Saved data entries

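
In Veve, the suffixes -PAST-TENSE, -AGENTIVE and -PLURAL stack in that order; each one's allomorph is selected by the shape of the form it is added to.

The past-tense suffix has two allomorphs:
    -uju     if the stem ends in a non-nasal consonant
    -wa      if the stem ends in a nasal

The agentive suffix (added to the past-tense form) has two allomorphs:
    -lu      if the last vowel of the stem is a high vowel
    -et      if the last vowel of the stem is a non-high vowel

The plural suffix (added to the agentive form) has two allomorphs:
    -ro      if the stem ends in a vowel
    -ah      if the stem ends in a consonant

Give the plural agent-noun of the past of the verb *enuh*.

*enuh* — final consonant /h/ (non-nasal) → -uju → *enuhuju*.
The last vowel of the past-tense form *enuhuju* is /u/, which is a high vowel, so the agentive suffix is -lu, giving *enuhujulu*.
The final sound of the agentive form *enuhujulu* is /u/, which is a vowel, so the plural suffix is -ro, giving *enuhujuluro*.

enuhujuluro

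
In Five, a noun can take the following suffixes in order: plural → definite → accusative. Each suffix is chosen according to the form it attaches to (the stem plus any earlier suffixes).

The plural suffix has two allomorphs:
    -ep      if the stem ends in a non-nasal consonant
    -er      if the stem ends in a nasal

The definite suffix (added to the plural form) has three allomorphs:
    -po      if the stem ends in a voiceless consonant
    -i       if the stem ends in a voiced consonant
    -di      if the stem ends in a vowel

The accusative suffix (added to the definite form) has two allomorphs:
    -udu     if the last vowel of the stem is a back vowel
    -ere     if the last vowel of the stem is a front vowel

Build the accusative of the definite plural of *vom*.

The final consonant of *vom* is /m/, which is a nasal, so the plural suffix is -er, giving *vomer*.
The final sound of the plural form *vomer* is /r/, which is a voiced consonant, so the definite suffix is -i, giving *vomeri*.
The definite form *vomeri*: last vowel = /i/, a front vowel → -ere → *vomeriere*.

vomeriere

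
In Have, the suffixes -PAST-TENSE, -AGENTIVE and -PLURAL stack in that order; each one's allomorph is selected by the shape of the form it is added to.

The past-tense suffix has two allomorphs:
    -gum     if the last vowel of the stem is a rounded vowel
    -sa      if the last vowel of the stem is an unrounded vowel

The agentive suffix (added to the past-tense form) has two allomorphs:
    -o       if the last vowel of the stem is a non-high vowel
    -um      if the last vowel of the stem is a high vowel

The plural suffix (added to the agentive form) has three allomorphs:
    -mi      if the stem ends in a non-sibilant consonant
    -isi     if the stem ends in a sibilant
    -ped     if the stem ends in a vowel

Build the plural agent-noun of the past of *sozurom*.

*sozurom* — last vowel /o/ (a rounded vowel) → -gum → *sozuromgum*.
The past-tense form *sozuromgum*: last vowel = /u/, a high vowel → -um → *sozuromgumum*.
The agentive form *sozuromgumum*: final sound = /m/, a non-sibilant consonant → -mi → *sozuromgumummi*.

sozuromgumummi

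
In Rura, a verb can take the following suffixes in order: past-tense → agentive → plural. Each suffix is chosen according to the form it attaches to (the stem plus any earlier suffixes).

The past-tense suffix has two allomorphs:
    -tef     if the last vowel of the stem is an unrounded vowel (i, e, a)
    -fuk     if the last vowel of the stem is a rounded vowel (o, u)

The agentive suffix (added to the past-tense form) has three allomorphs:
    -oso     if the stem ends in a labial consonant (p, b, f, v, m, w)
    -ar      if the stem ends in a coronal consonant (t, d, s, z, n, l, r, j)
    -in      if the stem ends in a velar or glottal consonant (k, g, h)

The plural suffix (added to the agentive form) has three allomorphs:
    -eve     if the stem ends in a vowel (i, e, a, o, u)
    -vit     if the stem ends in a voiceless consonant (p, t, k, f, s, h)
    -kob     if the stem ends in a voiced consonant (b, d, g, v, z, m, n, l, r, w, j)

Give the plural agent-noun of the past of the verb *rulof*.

Since the last vowel of *rulof* is /o/ (a rounded vowel), it takes -fuk, giving *ruloffuk*.
The final consonant of the past-tense form *ruloffuk* is /k/, which is velar/glottal, so the agentive suffix is -in, giving *ruloffukin*.
Since the final sound of the agentive form *ruloffukin* is /n/ (a voiced consonant), it takes -kob, giving *ruloffukinkob*.

ruloffukinkob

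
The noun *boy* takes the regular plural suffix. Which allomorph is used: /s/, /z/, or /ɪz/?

/z/

The stem *boy* ends in a voiced non-sibilant sound.
The plural suffix surfaces as /ɪz/ after sibilants, /s/ after other voiceless consonants, and /z/ after other voiced sounds.
So the plural -s on *boy* is pronounced /z/.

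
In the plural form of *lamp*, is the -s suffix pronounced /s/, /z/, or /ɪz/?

The stem *lamp* ends in a voiceless non-sibilant consonant.
The plural suffix surfaces as /ɪz/ after sibilants, /s/ after other voiceless consonants, and /z/ after other voiced sounds.
So the plural -s on *lamp* is pronounced /s/.

/s/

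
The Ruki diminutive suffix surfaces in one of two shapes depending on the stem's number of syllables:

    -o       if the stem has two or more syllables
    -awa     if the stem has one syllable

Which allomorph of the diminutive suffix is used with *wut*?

*wut* (one syllable) → -awa.

-awa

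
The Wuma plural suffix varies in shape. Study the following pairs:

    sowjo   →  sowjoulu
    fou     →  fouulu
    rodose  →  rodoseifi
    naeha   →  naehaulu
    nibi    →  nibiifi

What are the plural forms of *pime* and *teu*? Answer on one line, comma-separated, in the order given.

pimeifi, teuulu

The suffix is conditioned by the last vowel: -ifi when the last vowel of the stem is a front vowel (*rodose*, *nibi*); -ulu when the last vowel of the stem is a back vowel (*sowjo*, *fou*, *naeha*).
*pime* — last vowel /e/ (a front vowel) → -ifi → *pimeifi*.
*teu* — last vowel /u/ (a back vowel) → -ulu → *teuulu*.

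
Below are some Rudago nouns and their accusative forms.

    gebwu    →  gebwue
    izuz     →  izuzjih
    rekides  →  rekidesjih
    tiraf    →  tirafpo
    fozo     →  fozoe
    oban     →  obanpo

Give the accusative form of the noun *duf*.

Looking at the final sound of each stem: -jih when the stem ends in a sibilant (*izuz*, *rekides*); -po when the stem ends in a non-sibilant consonant (*tiraf*, *oban*); -e when the stem ends in a vowel (*gebwu*, *fozo*).
The final sound of *duf* is /f/, which is a non-sibilant consonant, so the suffix is -po, giving *dufpo*.

dufpo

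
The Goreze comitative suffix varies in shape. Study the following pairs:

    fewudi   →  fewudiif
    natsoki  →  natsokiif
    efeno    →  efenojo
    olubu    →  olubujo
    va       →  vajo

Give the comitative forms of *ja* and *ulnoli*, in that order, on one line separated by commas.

jajo, ulnoliif

The pattern is front/back vowel harmony: -if when the last vowel of the stem is a front vowel (*fewudi*, *natsoki*); -jo when the last vowel of the stem is a back vowel (*efeno*, *olubu*, *va*).
*ja*: last vowel = /a/, a back vowel → -jo → *jajo*.
Since the last vowel of *ulnoli* is /i/ (a front vowel), it takes -if, giving *ulnoliif*.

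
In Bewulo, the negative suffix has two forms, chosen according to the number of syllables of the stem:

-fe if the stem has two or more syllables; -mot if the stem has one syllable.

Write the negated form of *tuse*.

tusefe

With 2 syllables, *tuse* takes -fe → *tusefe*.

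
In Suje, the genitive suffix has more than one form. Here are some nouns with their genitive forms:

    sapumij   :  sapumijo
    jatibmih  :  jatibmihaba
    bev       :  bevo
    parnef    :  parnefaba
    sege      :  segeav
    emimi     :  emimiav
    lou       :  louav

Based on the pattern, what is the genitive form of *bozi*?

The alternation tracks the final sound of the stem — -aba when the stem ends in a voiceless consonant (*jatibmih*, *parnef*); -o when the stem ends in a voiced consonant (*sapumij*, *bev*); -av when the stem ends in a vowel (*sege*, *emimi*, *lou*).
Since the final sound of *bozi* is /i/ (a vowel), it takes -av, giving *boziav*.

boziav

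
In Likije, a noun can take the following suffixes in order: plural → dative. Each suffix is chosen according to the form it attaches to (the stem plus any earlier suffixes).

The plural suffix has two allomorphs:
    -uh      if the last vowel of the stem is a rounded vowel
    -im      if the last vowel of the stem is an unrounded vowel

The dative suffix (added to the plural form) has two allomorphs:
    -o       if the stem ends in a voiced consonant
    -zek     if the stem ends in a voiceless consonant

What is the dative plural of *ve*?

veimo

Since the last vowel of *ve* is /e/ (an unrounded vowel), it takes -im, giving *veim*.
The plural form *veim* — final consonant /m/ (voiced) → -o → *veimo*.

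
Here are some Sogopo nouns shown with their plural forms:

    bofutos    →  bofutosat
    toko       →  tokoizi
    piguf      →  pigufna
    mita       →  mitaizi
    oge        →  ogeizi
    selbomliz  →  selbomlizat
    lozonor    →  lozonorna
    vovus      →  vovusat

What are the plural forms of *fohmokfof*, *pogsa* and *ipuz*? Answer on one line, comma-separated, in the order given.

fohmokfofna, pogsaizi, ipuzat

The alternation tracks the final sound of the stem — -at when the stem ends in a sibilant (*bofutos*, *selbomliz*, *vovus*); -na when the stem ends in a non-sibilant consonant (*piguf*, *lozonor*); -izi when the stem ends in a vowel (*toko*, *mita*, *oge*).
*fohmokfof*: final sound = /f/, a non-sibilant consonant → -na → *fohmokfofna*.
*pogsa*: final sound = /a/, a vowel → -izi → *pogsaizi*.
Since the final sound of *ipuz* is /z/ (a sibilant), it takes -at, giving *ipuzat*.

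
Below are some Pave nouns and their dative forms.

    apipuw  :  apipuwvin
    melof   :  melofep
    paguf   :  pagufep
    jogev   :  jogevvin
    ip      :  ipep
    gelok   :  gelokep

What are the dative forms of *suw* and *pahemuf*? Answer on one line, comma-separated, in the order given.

The pattern is voicing of the final consonant: -ep when the stem ends in a voiceless consonant (*melof*, *paguf*, *ip*, *gelok*); -vin when the stem ends in a voiced consonant (*apipuw*, *jogev*).
The final consonant of *suw* is /w/, which is voiced, so the suffix is -vin, giving *suwvin*.
The final consonant of *pahemuf* is /f/, which is voiceless, so the suffix is -ep, giving *pahemufep*.

suwvin, pahemufep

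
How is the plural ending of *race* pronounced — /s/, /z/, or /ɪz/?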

=== Exercise aim ===
Up to and including the line with "in a consonant", output every line of the records above exactly, starting from the first; output nothing else.

=== The answer ===
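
In Veve, the suffixes -PAST-TENSE, -AGENTIVE and -PLURAL stack in that order; each one's allomorph is selected by the shape of the form it is added to.

The past-tense suffix has two allomorphs:
    -uju     if the stem ends in a non-nasal consonant
    -wa      if the stem ends in a nasal

The agentive suffix (added to the past-tense form) has two allomorphs:
    -lu      if the last vowel of the stem is a high vowel
    -et      if the last vowel of the stem is a non-high vowel

The plural suffix (added to the agentive form) has two allomorphs:
    -ro      if the stem ends in a vowel
    -ah      if the stem ends in a consonant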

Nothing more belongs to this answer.